● **PROBLEM REQUIREMENTS**
A verbatim repeat of the records beneath this line is needed.

[[ PROVIDED RECORDS, beginning ]]

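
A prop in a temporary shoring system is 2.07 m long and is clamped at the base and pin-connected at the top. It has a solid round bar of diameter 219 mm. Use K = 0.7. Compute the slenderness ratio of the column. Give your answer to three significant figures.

I = πd⁴/64 = π×219⁴/64 = 1.129×10^8 mm⁴
A = 3.767×10^4 mm²;  r_min = √(I/A) = √(1.129×10^8/3.767×10^4) = 54.75 mm
L_e = K·L = 0.7 × 2.07 m = 1.449 m = 1449.0 mm
λ = L_e / r_min = 1449.0 / 54.75 = 26.5

λ ≈ 26.5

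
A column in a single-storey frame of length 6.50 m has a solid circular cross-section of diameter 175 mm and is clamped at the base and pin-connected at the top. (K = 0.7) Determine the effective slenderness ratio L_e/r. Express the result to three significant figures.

I = πd⁴/64 = π×175⁴/64 = 4.604×10^7 mm⁴
A = 2.405×10^4 mm²;  r_min = √(I/A) = √(4.604×10^7/2.405×10^4) = 43.75 mm
L_e = K·L = 0.7 × 6.50 m = 4.550 m = 4550.0 mm
λ = L_e / r_min = 4550.0 / 43.75 = 104

λ ≈ 104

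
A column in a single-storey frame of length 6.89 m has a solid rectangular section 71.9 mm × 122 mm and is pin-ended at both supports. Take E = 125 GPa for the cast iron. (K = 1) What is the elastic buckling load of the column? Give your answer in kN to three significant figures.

P_cr ≈ 98.2 kN

Buckling occurs about the weak axis: I_min = h·b³/12 with b = 71.9 mm (the shorter side).
I_min = 122×71.9³/12 = 3.779×10^6 mm⁴
I = 3.779×10^6 mm⁴ = 3.779×10^-6 m⁴
Effective length L_e = K·L = 1 × 6.89 = 6.890 m
P_cr = π²EI / L_e² = π² × 125×10⁹ × 3.779×10^-6 / 6.890² = 9.821×10^4 N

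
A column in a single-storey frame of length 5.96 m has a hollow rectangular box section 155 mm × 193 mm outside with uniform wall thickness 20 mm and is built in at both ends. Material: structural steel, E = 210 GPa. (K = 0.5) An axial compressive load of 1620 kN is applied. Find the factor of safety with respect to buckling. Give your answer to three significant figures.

n ≈ 5.83

Inner dimensions: h_i = 193 − 2×20 = 153.0 mm, b_i = 155 − 2×20 = 115.0 mm
Weak-axis I_min = (h_o·b_o³ − h_i·b_i³)/12 with b_o = 155, b_i = 115.0 mm (shorter outer/inner sides).
I_min = (193×155³ − 153.0×115.0³)/12 = 4.050×10^7 mm⁴
I = 4.050×10^7 mm⁴ = 4.050×10^-5 m⁴
Effective length L_e = K·L = 0.5 × 5.96 = 2.980 m
P_cr = π²EI / L_e² = π² × 210×10⁹ × 4.050×10^-5 / 2.980² = 9.453×10^6 N
Factor of safety n = P_cr / P = 9452.7 / 1620 = 5.83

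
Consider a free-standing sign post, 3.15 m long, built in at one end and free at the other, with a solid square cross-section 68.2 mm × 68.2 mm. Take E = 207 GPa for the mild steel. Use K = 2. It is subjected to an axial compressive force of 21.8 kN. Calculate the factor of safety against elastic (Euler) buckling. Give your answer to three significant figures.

I = a⁴/12 = 68.2⁴/12 = 1.803×10^6 mm⁴
I = 1.803×10^6 mm⁴ = 1.803×10^-6 m⁴
Effective length L_e = K·L = 2 × 3.15 = 6.300 m
P_cr = π²EI / L_e² = π² × 207×10⁹ × 1.803×10^-6 / 6.300² = 9.280×10^4 N
Factor of safety n = P_cr / P = 92.799 / 21.8 = 4.26

n ≈ 4.26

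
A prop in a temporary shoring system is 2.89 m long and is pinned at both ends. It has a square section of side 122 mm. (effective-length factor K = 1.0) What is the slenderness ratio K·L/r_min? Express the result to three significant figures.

I = a⁴/12 = 122⁴/12 = 1.846×10^7 mm⁴
A = 1.488×10^4 mm²;  r_min = √(I/A) = √(1.846×10^7/1.488×10^4) = 35.22 mm
L_e = K·L = 1 × 2.89 m = 2.890 m = 2890.0 mm
λ = L_e / r_min = 2890.0 / 35.22 = 82.1

λ ≈ 82.1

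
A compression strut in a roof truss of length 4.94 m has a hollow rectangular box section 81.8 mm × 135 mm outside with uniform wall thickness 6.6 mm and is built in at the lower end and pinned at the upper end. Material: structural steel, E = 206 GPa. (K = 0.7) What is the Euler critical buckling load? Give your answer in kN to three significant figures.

Inner dimensions: h_i = 135 − 2×6.6 = 121.8 mm, b_i = 81.8 − 2×6.6 = 68.60 mm
Weak-axis I_min = (h_o·b_o³ − h_i·b_i³)/12 with b_o = 81.8, b_i = 68.60 mm (shorter outer/inner sides).
I_min = (135×81.8³ − 121.8×68.60³)/12 = 2.881×10^6 mm⁴
I = 2.881×10^6 mm⁴ = 2.881×10^-6 m⁴
Effective length L_e = K·L = 0.7 × 4.94 = 3.458 m
P_cr = π²EI / L_e² = π² × 206×10⁹ × 2.881×10^-6 / 3.458² = 4.898×10^5 N

P_cr ≈ 490 kN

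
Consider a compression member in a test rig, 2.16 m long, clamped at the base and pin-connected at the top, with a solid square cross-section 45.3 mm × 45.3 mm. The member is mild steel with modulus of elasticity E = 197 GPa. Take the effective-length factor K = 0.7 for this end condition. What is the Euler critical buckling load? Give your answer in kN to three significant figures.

P_cr ≈ 298 kN

I = a⁴/12 = 45.3⁴/12 = 3.509×10^5 mm⁴
I = 3.509×10^5 mm⁴ = 3.509×10^-7 m⁴
Effective length L_e = K·L = 0.7 × 2.16 = 1.512 m
P_cr = π²EI / L_e² = π² × 197×10⁹ × 3.509×10^-7 / 1.512² = 2.985×10^5 N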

[[ PROVIDED RECORDS, end ]]

● **COMPLETED TASK**
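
A prop in a temporary shoring system is 2.07 m long and is clamped at the base and pin-connected at the top. It has a solid round bar of diameter 219 mm. Use K = 0.7. Compute the slenderness ratio of the column. Give your answer to three significant figures.

I = πd⁴/64 = π×219⁴/64 = 1.129×10^8 mm⁴
A = 3.767×10^4 mm²;  r_min = √(I/A) = √(1.129×10^8/3.767×10^4) = 54.75 mm
L_e = K·L = 0.7 × 2.07 m = 1.449 m = 1449.0 mm
λ = L_e / r_min = 1449.0 / 54.75 = 26.5

λ ≈ 26.5

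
A column in a single-storey frame of length 6.50 m has a solid circular cross-section of diameter 175 mm and is clamped at the base and pin-connected at the top. (K = 0.7) Determine the effective slenderness ratio L_e/r. Express the result to three significant figures.

I = πd⁴/64 = π×175⁴/64 = 4.604×10^7 mm⁴
A = 2.405×10^4 mm²;  r_min = √(I/A) = √(4.604×10^7/2.405×10^4) = 43.75 mm
L_e = K·L = 0.7 × 6.50 m = 4.550 m = 4550.0 mm
λ = L_e / r_min = 4550.0 / 43.75 = 104

λ ≈ 104

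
A column in a single-storey frame of length 6.89 m has a solid rectangular section 71.9 mm × 122 mm and is pin-ended at both supports. Take E = 125 GPa for the cast iron. (K = 1) What is the elastic buckling load of the column? Give your answer in kN to three significant figures.

P_cr ≈ 98.2 kN

Buckling occurs about the weak axis: I_min = h·b³/12 with b = 71.9 mm (the shorter side).
I_min = 122×71.9³/12 = 3.779×10^6 mm⁴
I = 3.779×10^6 mm⁴ = 3.779×10^-6 m⁴
Effective length L_e = K·L = 1 × 6.89 = 6.890 m
P_cr = π²EI / L_e² = π² × 125×10⁹ × 3.779×10^-6 / 6.890² = 9.821×10^4 N

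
A column in a single-storey frame of length 5.96 m has a hollow rectangular box section 155 mm × 193 mm outside with uniform wall thickness 20 mm and is built in at both ends. Material: structural steel, E = 210 GPa. (K = 0.5) An axial compressive load of 1620 kN is applied. Find the factor of safety with respect to buckling. Give your answer to three significant figures.

n ≈ 5.83

Inner dimensions: h_i = 193 − 2×20 = 153.0 mm, b_i = 155 − 2×20 = 115.0 mm
Weak-axis I_min = (h_o·b_o³ − h_i·b_i³)/12 with b_o = 155, b_i = 115.0 mm (shorter outer/inner sides).
I_min = (193×155³ − 153.0×115.0³)/12 = 4.050×10^7 mm⁴
I = 4.050×10^7 mm⁴ = 4.050×10^-5 m⁴
Effective length L_e = K·L = 0.5 × 5.96 = 2.980 m
P_cr = π²EI / L_e² = π² × 210×10⁹ × 4.050×10^-5 / 2.980² = 9.453×10^6 N
Factor of safety n = P_cr / P = 9452.7 / 1620 = 5.83

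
Consider a free-standing sign post, 3.15 m long, built in at one end and free at the other, with a solid square cross-section 68.2 mm × 68.2 mm. Take E = 207 GPa for the mild steel. Use K = 2. It is subjected to an axial compressive force of 21.8 kN. Calculate the factor of safety against elastic (Euler) buckling. Give your answer to three significant figures.

I = a⁴/12 = 68.2⁴/12 = 1.803×10^6 mm⁴
I = 1.803×10^6 mm⁴ = 1.803×10^-6 m⁴
Effective length L_e = K·L = 2 × 3.15 = 6.300 m
P_cr = π²EI / L_e² = π² × 207×10⁹ × 1.803×10^-6 / 6.300² = 9.280×10^4 N
Factor of safety n = P_cr / P = 92.799 / 21.8 = 4.26

n ≈ 4.26

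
A prop in a temporary shoring system is 2.89 m long and is pinned at both ends. It has a square section of side 122 mm. (effective-length factor K = 1.0) What is the slenderness ratio K·L/r_min? Express the result to three significant figures.

I = a⁴/12 = 122⁴/12 = 1.846×10^7 mm⁴
A = 1.488×10^4 mm²;  r_min = √(I/A) = √(1.846×10^7/1.488×10^4) = 35.22 mm
L_e = K·L = 1 × 2.89 m = 2.890 m = 2890.0 mm
λ = L_e / r_min = 2890.0 / 35.22 = 82.1

λ ≈ 82.1

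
A compression strut in a roof truss of length 4.94 m has a hollow rectangular box section 81.8 mm × 135 mm outside with uniform wall thickness 6.6 mm and is built in at the lower end and pinned at the upper end. Material: structural steel, E = 206 GPa. (K = 0.7) What is the Euler critical buckling load? Give your answer in kN to three significant figures.

Inner dimensions: h_i = 135 − 2×6.6 = 121.8 mm, b_i = 81.8 − 2×6.6 = 68.60 mm
Weak-axis I_min = (h_o·b_o³ − h_i·b_i³)/12 with b_o = 81.8, b_i = 68.60 mm (shorter outer/inner sides).
I_min = (135×81.8³ − 121.8×68.60³)/12 = 2.881×10^6 mm⁴
I = 2.881×10^6 mm⁴ = 2.881×10^-6 m⁴
Effective length L_e = K·L = 0.7 × 4.94 = 3.458 m
P_cr = π²EI / L_e² = π² × 206×10⁹ × 2.881×10^-6 / 3.458² = 4.898×10^5 N

P_cr ≈ 490 kN

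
Consider a compression member in a test rig, 2.16 m long, clamped at the base and pin-connected at the top, with a solid square cross-section 45.3 mm × 45.3 mm. The member is mild steel with modulus of elasticity E = 197 GPa. Take the effective-length factor K = 0.7 for this end condition. What is the Euler critical buckling load? Give your answer in kN to three significant figures.

P_cr ≈ 298 kN

I = a⁴/12 = 45.3⁴/12 = 3.509×10^5 mm⁴
I = 3.509×10^5 mm⁴ = 3.509×10^-7 m⁴
Effective length L_e = K·L = 0.7 × 2.16 = 1.512 m
P_cr = π²EI / L_e² = π² × 197×10⁹ × 3.509×10^-7 / 1.512² = 2.985×10^5 N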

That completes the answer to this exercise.